▸ **TRY IT**
Report, word for word, every line of the material that contains "accesses".

[Opening EXERCISE INPUTS section]

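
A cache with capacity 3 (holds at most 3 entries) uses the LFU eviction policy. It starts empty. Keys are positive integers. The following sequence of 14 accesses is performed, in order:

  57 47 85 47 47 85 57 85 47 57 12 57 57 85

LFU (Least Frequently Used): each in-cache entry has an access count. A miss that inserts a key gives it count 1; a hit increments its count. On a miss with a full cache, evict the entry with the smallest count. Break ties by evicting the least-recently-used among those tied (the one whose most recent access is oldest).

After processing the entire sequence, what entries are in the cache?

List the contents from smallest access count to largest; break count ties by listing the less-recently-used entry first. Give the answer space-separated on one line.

Answer: 85 47 57

Derivation:
LFU simulation (capacity=3):
  1. access 57: MISS. Cache: [57(c=1)]
  2. access 47: MISS. Cache: [57(c=1) 47(c=1)]
  3. access 85: MISS. Cache: [57(c=1) 47(c=1) 85(c=1)]
  4. access 47: HIT, count now 2. Cache: [57(c=1) 85(c=1) 47(c=2)]
  5. access 47: HIT, count now 3. Cache: [57(c=1) 85(c=1) 47(c=3)]
  6. access 85: HIT, count now 2. Cache: [57(c=1) 85(c=2) 47(c=3)]
  7. access 57: HIT, count now 2. Cache: [85(c=2) 57(c=2) 47(c=3)]
  8. access 85: HIT, count now 3. Cache: [57(c=2) 47(c=3) 85(c=3)]
  9. access 47: HIT, count now 4. Cache: [57(c=2) 85(c=3) 47(c=4)]
  10. access 57: HIT, count now 3. Cache: [85(c=3) 57(c=3) 47(c=4)]
  11. access 12: MISS, evict 85(c=3). Cache: [12(c=1) 57(c=3) 47(c=4)]
  12. access 57: HIT, count now 4. Cache: [12(c=1) 47(c=4) 57(c=4)]
  13. access 57: HIT, count now 5. Cache: [12(c=1) 47(c=4) 57(c=5)]
  14. access 85: MISS, evict 12(c=1). Cache: [85(c=1) 47(c=4) 57(c=5)]
Total: 9 hits, 5 misses, 2 evictions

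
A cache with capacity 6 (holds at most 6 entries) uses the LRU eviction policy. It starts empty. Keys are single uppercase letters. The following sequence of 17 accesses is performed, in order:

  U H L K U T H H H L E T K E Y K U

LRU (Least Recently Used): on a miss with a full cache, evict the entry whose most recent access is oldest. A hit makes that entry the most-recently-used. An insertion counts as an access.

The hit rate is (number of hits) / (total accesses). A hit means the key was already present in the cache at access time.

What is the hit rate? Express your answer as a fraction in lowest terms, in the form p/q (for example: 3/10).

LRU simulation (capacity=6):
  1. access U: MISS. Cache (LRU->MRU): [U]
  2. access H: MISS. Cache (LRU->MRU): [U H]
  3. access L: MISS. Cache (LRU->MRU): [U H L]
  4. access K: MISS. Cache (LRU->MRU): [U H L K]
  5. access U: HIT. Cache (LRU->MRU): [H L K U]
  6. access T: MISS. Cache (LRU->MRU): [H L K U T]
  7. access H: HIT. Cache (LRU->MRU): [L K U T H]
  8. access H: HIT. Cache (LRU->MRU): [L K U T H]
  9. access H: HIT. Cache (LRU->MRU): [L K U T H]
  10. access L: HIT. Cache (LRU->MRU): [K U T H L]
  11. access E: MISS. Cache (LRU->MRU): [K U T H L E]
  12. access T: HIT. Cache (LRU->MRU): [K U H L E T]
  13. access K: HIT. Cache (LRU->MRU): [U H L E T K]
  14. access E: HIT. Cache (LRU->MRU): [U H L T K E]
  15. access Y: MISS, evict U. Cache (LRU->MRU): [H L T K E Y]
  16. access K: HIT. Cache (LRU->MRU): [H L T E Y K]
  17. access U: MISS, evict H. Cache (LRU->MRU): [L T E Y K U]
Total: 9 hits, 8 misses, 2 evictions

Hit rate = 9/17

Answer: 9/17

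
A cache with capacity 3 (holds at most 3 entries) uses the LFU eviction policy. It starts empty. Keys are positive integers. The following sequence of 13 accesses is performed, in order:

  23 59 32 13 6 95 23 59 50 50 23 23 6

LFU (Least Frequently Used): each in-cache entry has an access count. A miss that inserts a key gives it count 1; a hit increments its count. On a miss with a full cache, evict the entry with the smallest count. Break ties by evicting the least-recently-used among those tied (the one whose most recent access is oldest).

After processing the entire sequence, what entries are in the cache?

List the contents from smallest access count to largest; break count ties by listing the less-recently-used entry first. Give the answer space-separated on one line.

Answer: 6 50 23

Derivation:
LFU simulation (capacity=3):
  1. access 23: MISS. Cache: [23(c=1)]
  2. access 59: MISS. Cache: [23(c=1) 59(c=1)]
  3. access 32: MISS. Cache: [23(c=1) 59(c=1) 32(c=1)]
  4. access 13: MISS, evict 23(c=1). Cache: [59(c=1) 32(c=1) 13(c=1)]
  5. access 6: MISS, evict 59(c=1). Cache: [32(c=1) 13(c=1) 6(c=1)]
  6. access 95: MISS, evict 32(c=1). Cache: [13(c=1) 6(c=1) 95(c=1)]
  7. access 23: MISS, evict 13(c=1). Cache: [6(c=1) 95(c=1) 23(c=1)]
  8. access 59: MISS, evict 6(c=1). Cache: [95(c=1) 23(c=1) 59(c=1)]
  9. access 50: MISS, evict 95(c=1). Cache: [23(c=1) 59(c=1) 50(c=1)]
  10. access 50: HIT, count now 2. Cache: [23(c=1) 59(c=1) 50(c=2)]
  11. access 23: HIT, count now 2. Cache: [59(c=1) 50(c=2) 23(c=2)]
  12. access 23: HIT, count now 3. Cache: [59(c=1) 50(c=2) 23(c=3)]
  13. access 6: MISS, evict 59(c=1). Cache: [6(c=1) 50(c=2) 23(c=3)]
Total: 3 hits, 10 misses, 7 evictions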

[Closing EXERCISE INPUTS section]

▸ **WRITTEN RESPONSE**
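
A cache with capacity 3 (holds at most 3 entries) uses the LFU eviction policy. It starts empty. Keys are positive integers. The following sequence of 14 accesses is performed, in order:
A cache with capacity 6 (holds at most 6 entries) uses the LRU eviction policy. It starts empty. Keys are single uppercase letters. The following sequence of 17 accesses is performed, in order:
The hit rate is (number of hits) / (total accesses). A hit means the key was already present in the cache at access time.
A cache with capacity 3 (holds at most 3 entries) uses the LFU eviction policy. It starts empty. Keys are positive integers. The following sequence of 13 accesses is performed, in order: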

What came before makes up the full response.